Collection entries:
%%

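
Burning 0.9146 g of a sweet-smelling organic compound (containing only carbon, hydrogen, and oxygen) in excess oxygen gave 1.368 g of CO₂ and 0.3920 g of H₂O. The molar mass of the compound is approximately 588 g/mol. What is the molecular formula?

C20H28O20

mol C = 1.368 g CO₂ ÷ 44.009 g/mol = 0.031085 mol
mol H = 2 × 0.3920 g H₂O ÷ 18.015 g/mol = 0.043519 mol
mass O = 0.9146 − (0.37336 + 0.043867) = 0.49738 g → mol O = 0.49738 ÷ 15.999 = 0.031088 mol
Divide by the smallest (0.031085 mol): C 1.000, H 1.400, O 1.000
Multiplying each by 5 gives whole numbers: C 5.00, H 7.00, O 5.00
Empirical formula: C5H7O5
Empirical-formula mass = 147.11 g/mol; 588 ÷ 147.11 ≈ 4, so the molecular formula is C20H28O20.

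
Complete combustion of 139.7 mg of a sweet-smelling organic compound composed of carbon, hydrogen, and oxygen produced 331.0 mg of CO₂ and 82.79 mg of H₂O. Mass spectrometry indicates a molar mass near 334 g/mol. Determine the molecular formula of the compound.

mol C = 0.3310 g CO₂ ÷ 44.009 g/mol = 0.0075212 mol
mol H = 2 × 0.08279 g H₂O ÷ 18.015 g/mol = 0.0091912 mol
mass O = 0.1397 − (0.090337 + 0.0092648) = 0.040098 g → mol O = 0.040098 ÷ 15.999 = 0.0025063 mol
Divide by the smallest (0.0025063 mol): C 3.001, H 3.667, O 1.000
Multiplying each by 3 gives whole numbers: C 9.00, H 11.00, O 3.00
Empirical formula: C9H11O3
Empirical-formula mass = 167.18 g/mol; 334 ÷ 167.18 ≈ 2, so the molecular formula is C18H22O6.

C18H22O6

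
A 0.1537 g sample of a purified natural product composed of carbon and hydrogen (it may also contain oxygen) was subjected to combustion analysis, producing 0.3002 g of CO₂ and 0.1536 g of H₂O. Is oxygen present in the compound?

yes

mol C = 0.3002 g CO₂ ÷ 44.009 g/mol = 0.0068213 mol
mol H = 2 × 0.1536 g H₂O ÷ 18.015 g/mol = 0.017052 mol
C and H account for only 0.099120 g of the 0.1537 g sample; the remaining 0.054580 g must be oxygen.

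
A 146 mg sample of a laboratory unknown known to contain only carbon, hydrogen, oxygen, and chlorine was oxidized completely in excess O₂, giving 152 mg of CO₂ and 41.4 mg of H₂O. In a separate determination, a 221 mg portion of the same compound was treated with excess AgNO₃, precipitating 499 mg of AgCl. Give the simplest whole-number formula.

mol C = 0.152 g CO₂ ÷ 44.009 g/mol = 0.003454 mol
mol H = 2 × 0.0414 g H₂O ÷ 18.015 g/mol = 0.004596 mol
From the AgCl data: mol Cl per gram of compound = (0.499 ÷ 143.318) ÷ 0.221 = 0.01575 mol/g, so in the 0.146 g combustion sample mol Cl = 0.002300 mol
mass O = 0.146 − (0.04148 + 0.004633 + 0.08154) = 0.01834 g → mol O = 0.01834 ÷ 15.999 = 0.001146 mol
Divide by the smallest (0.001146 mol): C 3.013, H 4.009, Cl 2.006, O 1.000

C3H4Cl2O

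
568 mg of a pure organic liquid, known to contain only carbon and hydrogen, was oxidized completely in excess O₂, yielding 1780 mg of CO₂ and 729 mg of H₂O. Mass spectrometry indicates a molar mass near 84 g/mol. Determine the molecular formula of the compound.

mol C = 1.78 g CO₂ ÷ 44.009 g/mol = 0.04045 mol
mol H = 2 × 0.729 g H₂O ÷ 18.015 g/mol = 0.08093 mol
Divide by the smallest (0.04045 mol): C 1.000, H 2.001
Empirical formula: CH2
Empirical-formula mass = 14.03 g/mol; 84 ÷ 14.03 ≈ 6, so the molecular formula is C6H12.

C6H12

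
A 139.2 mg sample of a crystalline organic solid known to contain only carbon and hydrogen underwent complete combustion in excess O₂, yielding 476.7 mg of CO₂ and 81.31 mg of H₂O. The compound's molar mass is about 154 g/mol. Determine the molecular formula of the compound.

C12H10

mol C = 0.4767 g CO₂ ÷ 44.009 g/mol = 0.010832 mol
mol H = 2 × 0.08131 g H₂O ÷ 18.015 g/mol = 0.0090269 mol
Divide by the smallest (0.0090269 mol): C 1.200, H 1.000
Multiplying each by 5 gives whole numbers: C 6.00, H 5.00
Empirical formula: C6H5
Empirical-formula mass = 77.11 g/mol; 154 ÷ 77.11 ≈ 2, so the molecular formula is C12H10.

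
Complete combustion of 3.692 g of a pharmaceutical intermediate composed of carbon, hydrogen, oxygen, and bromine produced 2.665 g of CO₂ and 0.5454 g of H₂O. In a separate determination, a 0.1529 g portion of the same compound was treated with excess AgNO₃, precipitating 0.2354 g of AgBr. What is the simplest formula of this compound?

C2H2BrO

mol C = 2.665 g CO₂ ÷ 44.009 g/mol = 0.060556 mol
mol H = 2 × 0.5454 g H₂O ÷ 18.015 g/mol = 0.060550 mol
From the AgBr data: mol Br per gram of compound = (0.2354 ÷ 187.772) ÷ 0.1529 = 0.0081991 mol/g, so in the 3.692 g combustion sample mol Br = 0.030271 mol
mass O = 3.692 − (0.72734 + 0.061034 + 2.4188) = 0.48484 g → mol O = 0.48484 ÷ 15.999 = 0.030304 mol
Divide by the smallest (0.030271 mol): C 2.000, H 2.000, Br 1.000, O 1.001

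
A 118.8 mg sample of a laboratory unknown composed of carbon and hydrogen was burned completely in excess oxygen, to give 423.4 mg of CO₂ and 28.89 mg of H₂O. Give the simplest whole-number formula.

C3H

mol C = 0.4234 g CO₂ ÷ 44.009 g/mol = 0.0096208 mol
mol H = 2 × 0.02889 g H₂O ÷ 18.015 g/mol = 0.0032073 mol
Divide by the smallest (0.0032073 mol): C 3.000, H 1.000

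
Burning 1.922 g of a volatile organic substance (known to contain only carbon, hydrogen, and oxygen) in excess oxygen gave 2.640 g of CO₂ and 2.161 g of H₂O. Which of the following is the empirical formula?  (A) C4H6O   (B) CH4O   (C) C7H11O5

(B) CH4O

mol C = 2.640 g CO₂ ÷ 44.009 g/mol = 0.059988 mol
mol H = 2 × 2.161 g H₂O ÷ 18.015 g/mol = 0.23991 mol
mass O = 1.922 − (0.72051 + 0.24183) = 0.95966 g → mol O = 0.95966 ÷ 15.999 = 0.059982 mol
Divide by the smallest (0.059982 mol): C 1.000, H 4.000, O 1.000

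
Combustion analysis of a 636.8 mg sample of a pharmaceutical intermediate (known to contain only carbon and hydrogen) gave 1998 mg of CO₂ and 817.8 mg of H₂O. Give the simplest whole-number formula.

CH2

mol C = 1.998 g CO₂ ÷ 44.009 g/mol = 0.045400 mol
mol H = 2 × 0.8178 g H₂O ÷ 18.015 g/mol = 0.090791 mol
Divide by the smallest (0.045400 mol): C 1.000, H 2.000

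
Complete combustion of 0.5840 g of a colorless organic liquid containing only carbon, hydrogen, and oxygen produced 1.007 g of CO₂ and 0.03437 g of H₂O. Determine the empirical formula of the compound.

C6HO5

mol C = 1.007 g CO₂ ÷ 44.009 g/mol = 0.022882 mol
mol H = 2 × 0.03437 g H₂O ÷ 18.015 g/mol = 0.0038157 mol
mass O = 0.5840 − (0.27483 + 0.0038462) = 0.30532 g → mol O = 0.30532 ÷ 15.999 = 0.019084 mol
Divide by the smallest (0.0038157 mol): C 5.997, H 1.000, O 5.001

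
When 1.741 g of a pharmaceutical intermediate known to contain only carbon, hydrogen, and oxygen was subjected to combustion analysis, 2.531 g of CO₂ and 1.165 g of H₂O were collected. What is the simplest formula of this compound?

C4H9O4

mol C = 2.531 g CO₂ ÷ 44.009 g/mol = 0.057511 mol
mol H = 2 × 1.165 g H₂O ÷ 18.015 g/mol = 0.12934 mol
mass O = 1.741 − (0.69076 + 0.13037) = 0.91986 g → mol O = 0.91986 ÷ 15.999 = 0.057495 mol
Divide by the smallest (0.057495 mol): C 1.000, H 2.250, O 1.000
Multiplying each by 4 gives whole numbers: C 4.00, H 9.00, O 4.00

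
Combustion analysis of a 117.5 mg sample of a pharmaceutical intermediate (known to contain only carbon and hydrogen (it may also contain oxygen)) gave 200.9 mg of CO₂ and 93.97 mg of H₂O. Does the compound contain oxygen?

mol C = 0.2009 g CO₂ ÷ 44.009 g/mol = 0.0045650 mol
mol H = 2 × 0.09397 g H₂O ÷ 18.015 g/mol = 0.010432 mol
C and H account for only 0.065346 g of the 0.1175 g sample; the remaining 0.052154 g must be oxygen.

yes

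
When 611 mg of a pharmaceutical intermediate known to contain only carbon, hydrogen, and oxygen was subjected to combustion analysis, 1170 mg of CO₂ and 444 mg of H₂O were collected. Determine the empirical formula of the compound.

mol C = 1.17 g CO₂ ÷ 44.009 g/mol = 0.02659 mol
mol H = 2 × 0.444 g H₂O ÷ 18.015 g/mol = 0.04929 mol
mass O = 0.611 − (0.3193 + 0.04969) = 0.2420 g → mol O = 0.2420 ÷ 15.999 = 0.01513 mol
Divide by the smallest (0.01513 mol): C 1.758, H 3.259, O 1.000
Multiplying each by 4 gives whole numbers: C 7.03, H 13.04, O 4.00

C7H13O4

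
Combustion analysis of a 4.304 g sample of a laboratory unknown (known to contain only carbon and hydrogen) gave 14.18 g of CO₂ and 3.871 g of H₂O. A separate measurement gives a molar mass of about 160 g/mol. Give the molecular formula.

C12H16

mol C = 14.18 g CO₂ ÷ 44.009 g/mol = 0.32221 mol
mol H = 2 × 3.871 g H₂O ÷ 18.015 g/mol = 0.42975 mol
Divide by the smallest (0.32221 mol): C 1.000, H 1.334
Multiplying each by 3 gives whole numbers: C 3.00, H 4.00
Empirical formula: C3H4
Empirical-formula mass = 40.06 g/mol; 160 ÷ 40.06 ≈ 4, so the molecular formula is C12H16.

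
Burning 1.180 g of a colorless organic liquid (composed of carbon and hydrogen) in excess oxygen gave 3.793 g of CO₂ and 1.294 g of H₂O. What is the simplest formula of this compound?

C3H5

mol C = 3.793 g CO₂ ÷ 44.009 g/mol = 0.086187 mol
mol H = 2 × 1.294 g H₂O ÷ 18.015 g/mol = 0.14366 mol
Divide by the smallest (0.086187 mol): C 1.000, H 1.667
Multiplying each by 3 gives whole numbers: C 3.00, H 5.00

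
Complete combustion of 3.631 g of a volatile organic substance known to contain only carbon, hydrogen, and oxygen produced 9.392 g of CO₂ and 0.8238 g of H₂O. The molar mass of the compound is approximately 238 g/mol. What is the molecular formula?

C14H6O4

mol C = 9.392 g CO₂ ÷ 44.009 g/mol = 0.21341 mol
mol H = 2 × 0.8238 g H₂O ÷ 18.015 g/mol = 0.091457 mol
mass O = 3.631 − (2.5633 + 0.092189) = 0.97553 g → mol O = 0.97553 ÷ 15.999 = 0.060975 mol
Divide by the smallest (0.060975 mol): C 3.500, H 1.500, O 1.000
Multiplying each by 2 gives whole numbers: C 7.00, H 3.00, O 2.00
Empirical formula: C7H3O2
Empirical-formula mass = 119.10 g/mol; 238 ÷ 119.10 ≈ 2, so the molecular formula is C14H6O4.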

%%

• WORK TO BE COMPLETED: Retype exactly, and only, the lines from the line holding "Complete combustion of 3.631" through the last line of the data; both of those lines count.

• SOLUTION FOR THIS EXERCISE:
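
Complete combustion of 3.631 g of a volatile organic substance known to contain only carbon, hydrogen, and oxygen produced 9.392 g of CO₂ and 0.8238 g of H₂O. The molar mass of the compound is approximately 238 g/mol. What is the molecular formula?

C14H6O4

mol C = 9.392 g CO₂ ÷ 44.009 g/mol = 0.21341 mol
mol H = 2 × 0.8238 g H₂O ÷ 18.015 g/mol = 0.091457 mol
mass O = 3.631 − (2.5633 + 0.092189) = 0.97553 g → mol O = 0.97553 ÷ 15.999 = 0.060975 mol
Divide by the smallest (0.060975 mol): C 3.500, H 1.500, O 1.000
Multiplying each by 2 gives whole numbers: C 7.00, H 3.00, O 2.00
Empirical formula: C7H3O2
Empirical-formula mass = 119.10 g/mol; 238 ÷ 119.10 ≈ 2, so the molecular formula is C14H6O4.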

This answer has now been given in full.